>>>>
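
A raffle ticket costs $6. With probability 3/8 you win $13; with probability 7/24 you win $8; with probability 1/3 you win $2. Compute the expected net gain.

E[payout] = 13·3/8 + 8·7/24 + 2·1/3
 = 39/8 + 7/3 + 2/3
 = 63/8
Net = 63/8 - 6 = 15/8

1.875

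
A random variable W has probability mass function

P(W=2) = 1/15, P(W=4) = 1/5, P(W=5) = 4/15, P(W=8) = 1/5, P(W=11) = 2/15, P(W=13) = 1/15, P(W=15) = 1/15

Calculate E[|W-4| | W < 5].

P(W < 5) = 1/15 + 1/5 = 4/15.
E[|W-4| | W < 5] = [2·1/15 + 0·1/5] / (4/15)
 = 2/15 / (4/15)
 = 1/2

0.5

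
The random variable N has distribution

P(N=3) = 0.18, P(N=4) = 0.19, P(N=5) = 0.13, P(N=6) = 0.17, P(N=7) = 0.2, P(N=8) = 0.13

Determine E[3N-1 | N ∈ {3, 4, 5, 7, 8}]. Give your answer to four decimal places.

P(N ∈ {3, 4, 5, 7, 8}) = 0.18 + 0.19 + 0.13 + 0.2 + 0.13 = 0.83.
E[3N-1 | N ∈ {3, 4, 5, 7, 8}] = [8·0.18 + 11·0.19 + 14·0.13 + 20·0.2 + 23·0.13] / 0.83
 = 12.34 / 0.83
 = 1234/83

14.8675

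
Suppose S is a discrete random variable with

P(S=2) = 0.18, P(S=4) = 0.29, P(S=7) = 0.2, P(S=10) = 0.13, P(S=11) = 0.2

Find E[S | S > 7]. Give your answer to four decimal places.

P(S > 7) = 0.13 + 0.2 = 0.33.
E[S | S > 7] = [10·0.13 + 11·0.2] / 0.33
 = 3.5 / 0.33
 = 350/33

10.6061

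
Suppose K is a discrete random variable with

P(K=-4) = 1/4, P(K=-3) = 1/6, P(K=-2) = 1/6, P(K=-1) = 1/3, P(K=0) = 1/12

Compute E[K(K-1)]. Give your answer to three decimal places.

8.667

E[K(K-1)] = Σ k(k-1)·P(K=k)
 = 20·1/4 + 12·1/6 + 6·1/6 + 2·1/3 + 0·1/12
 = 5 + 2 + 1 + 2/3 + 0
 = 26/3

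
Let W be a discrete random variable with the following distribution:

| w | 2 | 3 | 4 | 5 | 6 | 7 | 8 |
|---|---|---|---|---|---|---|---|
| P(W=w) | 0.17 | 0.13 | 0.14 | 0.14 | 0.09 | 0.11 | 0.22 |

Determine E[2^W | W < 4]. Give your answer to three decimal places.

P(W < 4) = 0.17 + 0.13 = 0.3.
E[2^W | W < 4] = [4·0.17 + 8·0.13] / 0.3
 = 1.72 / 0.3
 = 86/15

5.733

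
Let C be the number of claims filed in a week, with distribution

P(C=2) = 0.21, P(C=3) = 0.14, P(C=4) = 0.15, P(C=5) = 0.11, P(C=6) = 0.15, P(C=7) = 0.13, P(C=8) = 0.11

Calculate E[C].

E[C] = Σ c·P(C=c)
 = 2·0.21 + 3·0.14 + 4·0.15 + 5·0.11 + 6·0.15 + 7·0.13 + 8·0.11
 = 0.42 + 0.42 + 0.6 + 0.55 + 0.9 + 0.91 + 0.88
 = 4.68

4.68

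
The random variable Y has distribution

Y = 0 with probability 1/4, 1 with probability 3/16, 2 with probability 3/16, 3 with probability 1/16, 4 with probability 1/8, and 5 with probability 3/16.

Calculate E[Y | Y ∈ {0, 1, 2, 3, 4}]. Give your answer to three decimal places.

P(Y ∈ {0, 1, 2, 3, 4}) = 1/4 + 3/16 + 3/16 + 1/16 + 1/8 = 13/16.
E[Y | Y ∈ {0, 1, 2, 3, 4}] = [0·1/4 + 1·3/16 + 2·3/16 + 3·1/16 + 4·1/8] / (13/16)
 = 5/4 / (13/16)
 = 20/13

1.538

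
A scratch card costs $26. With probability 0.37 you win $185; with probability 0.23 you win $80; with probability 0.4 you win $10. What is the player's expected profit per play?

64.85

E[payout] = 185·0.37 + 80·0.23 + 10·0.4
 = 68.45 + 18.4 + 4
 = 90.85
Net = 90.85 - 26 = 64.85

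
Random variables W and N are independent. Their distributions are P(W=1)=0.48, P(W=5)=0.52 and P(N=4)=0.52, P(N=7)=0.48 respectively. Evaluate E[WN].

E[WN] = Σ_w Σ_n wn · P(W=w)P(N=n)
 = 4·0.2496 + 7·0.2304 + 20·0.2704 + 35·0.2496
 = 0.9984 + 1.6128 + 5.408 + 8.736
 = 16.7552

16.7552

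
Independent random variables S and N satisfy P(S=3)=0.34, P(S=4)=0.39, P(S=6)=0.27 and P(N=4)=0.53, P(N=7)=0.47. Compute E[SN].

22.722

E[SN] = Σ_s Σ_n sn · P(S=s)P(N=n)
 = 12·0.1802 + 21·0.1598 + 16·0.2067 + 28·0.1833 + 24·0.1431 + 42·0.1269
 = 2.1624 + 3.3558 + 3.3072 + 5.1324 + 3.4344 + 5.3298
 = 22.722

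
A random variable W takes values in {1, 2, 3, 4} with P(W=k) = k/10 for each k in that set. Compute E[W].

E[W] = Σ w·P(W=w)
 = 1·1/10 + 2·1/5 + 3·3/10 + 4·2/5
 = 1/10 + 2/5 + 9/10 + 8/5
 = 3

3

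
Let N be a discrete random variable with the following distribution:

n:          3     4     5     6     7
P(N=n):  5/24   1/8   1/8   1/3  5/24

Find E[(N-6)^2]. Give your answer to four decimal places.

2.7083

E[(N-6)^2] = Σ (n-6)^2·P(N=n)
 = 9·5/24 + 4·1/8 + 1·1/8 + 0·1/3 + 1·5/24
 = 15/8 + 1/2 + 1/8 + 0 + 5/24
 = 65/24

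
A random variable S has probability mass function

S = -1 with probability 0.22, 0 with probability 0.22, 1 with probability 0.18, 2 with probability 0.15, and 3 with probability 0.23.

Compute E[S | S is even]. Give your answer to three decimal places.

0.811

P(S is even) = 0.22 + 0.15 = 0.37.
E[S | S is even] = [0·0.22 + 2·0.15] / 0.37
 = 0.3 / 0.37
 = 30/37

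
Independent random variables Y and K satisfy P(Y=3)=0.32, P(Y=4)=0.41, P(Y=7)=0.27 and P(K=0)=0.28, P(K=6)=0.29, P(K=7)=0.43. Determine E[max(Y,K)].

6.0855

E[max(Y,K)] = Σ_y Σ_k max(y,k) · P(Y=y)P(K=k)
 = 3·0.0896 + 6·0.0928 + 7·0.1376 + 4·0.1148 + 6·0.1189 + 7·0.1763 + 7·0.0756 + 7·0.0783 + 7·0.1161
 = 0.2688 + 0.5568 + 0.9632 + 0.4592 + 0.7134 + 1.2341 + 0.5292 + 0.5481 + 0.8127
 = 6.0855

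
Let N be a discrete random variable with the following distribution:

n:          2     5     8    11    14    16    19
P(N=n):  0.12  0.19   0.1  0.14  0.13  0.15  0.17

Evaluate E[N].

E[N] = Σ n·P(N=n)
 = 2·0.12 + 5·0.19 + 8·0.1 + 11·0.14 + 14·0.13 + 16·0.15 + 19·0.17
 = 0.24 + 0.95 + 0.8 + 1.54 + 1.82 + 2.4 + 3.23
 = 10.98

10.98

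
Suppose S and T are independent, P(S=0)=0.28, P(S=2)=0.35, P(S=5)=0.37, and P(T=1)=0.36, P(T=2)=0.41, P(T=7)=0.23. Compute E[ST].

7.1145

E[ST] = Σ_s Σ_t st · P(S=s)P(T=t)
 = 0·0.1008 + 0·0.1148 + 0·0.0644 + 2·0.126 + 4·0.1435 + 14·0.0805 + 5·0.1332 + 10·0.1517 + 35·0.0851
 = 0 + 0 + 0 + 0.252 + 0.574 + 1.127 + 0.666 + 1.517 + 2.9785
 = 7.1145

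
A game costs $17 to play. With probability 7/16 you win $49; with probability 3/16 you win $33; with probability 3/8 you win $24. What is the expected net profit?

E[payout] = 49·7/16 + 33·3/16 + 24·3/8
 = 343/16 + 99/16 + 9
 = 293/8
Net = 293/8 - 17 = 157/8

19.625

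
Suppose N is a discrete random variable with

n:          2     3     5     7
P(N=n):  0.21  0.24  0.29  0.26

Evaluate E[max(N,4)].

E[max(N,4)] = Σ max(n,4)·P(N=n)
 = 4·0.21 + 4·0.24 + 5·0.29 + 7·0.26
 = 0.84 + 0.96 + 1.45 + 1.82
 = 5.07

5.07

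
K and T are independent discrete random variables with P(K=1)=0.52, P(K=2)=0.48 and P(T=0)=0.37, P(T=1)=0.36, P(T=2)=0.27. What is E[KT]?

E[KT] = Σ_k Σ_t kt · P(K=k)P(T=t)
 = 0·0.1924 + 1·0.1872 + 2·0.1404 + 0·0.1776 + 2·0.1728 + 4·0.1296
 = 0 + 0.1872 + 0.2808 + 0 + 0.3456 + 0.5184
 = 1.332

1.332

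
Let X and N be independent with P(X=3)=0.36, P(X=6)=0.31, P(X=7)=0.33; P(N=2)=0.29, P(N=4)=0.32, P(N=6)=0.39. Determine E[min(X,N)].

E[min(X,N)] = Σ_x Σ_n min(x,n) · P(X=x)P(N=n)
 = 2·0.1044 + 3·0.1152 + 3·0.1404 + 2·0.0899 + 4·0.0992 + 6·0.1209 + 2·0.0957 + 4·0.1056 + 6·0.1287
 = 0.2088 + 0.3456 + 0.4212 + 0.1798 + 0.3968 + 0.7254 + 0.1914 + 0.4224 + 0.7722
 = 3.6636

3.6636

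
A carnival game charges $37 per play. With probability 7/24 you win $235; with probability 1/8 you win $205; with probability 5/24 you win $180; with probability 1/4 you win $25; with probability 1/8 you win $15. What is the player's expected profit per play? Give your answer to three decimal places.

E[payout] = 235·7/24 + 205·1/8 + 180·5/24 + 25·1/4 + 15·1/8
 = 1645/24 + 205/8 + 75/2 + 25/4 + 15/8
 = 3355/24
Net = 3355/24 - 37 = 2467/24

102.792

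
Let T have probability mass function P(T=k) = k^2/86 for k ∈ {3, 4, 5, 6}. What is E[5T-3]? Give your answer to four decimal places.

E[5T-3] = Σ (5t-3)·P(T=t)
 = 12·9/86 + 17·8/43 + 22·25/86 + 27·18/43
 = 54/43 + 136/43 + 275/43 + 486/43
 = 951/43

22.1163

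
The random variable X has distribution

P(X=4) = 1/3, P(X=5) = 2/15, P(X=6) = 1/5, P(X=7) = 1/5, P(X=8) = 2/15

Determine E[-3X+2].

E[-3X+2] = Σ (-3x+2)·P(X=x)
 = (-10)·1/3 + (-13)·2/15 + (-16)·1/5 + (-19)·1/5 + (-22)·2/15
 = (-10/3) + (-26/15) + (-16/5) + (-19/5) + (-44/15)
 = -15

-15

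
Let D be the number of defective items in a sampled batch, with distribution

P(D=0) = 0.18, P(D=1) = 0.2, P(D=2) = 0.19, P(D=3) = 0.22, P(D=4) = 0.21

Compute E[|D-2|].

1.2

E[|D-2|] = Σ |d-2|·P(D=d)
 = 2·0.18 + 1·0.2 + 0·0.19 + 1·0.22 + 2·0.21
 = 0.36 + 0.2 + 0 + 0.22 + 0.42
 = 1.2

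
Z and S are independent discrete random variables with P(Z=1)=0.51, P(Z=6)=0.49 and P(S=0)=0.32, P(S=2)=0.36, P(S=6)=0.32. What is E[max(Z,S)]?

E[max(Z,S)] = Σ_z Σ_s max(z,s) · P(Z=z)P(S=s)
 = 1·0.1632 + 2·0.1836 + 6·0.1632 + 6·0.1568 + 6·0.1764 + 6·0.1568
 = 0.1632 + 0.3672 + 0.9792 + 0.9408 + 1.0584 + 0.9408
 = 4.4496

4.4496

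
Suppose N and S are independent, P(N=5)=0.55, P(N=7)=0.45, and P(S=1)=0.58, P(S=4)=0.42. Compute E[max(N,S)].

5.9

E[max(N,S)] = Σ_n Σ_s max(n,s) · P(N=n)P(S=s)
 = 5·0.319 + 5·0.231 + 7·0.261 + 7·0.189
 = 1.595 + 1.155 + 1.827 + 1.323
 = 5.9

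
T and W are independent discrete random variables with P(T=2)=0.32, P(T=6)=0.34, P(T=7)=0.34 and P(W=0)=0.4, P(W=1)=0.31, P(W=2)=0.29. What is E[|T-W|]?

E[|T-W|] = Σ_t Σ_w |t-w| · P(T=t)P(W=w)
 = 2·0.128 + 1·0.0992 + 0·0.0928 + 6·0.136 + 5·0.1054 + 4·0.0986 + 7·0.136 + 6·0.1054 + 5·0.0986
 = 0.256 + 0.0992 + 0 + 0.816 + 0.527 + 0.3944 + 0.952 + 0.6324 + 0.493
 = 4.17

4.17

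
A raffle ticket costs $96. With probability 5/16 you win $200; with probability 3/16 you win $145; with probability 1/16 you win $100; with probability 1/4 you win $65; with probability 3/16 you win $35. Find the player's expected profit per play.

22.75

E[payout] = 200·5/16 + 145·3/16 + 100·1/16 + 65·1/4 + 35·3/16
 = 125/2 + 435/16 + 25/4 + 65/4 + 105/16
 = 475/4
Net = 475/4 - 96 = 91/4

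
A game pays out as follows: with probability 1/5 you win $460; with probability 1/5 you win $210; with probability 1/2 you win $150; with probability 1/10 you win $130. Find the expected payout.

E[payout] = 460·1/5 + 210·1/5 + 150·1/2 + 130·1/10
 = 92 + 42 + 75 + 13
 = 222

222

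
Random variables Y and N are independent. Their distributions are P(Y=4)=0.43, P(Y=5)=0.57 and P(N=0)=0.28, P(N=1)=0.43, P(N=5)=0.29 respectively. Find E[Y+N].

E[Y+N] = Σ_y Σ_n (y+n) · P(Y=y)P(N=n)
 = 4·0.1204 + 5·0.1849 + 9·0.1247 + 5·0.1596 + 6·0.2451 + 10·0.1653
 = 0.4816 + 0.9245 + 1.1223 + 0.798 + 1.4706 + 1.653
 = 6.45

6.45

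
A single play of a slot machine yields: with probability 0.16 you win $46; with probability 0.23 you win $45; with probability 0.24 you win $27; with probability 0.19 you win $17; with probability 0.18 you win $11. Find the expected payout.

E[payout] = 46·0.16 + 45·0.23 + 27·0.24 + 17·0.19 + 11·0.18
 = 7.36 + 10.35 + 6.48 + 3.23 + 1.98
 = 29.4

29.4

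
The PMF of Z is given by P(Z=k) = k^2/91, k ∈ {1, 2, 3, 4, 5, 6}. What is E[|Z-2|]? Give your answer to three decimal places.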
<<<<
_Problem statement_
In the answer, give the lines from the first line of the data through the line with "Let C be the", exactly as they appear and with no additions.

_Reply to the exercise_
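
A raffle ticket costs $6. With probability 3/8 you win $13; with probability 7/24 you win $8; with probability 1/3 you win $2. Compute the expected net gain.

E[payout] = 13·3/8 + 8·7/24 + 2·1/3
 = 39/8 + 7/3 + 2/3
 = 63/8
Net = 63/8 - 6 = 15/8

1.875

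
A random variable W has probability mass function

P(W=2) = 1/15, P(W=4) = 1/5, P(W=5) = 4/15, P(W=8) = 1/5, P(W=11) = 2/15, P(W=13) = 1/15, P(W=15) = 1/15

Calculate E[|W-4| | W < 5].

P(W < 5) = 1/15 + 1/5 = 4/15.
E[|W-4| | W < 5] = [2·1/15 + 0·1/5] / (4/15)
 = 2/15 / (4/15)
 = 1/2

0.5

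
The random variable N has distribution

P(N=3) = 0.18, P(N=4) = 0.19, P(N=5) = 0.13, P(N=6) = 0.17, P(N=7) = 0.2, P(N=8) = 0.13

Determine E[3N-1 | N ∈ {3, 4, 5, 7, 8}]. Give your answer to four decimal places.

P(N ∈ {3, 4, 5, 7, 8}) = 0.18 + 0.19 + 0.13 + 0.2 + 0.13 = 0.83.
E[3N-1 | N ∈ {3, 4, 5, 7, 8}] = [8·0.18 + 11·0.19 + 14·0.13 + 20·0.2 + 23·0.13] / 0.83
 = 12.34 / 0.83
 = 1234/83

14.8675

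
Suppose S is a discrete random variable with

P(S=2) = 0.18, P(S=4) = 0.29, P(S=7) = 0.2, P(S=10) = 0.13, P(S=11) = 0.2

Find E[S | S > 7]. Give your answer to four decimal places.

P(S > 7) = 0.13 + 0.2 = 0.33.
E[S | S > 7] = [10·0.13 + 11·0.2] / 0.33
 = 3.5 / 0.33
 = 350/33

10.6061

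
Suppose K is a discrete random variable with

P(K=-4) = 1/4, P(K=-3) = 1/6, P(K=-2) = 1/6, P(K=-1) = 1/3, P(K=0) = 1/12

Compute E[K(K-1)]. Give your answer to three decimal places.

8.667

E[K(K-1)] = Σ k(k-1)·P(K=k)
 = 20·1/4 + 12·1/6 + 6·1/6 + 2·1/3 + 0·1/12
 = 5 + 2 + 1 + 2/3 + 0
 = 26/3

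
Let W be a discrete random variable with the following distribution:

| w | 2 | 3 | 4 | 5 | 6 | 7 | 8 |
|---|---|---|---|---|---|---|---|
| P(W=w) | 0.17 | 0.13 | 0.14 | 0.14 | 0.09 | 0.11 | 0.22 |

Determine E[2^W | W < 4]. Give your answer to three decimal places.

P(W < 4) = 0.17 + 0.13 = 0.3.
E[2^W | W < 4] = [4·0.17 + 8·0.13] / 0.3
 = 1.72 / 0.3
 = 86/15

5.733

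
Let C be the number of claims filed in a week, with distribution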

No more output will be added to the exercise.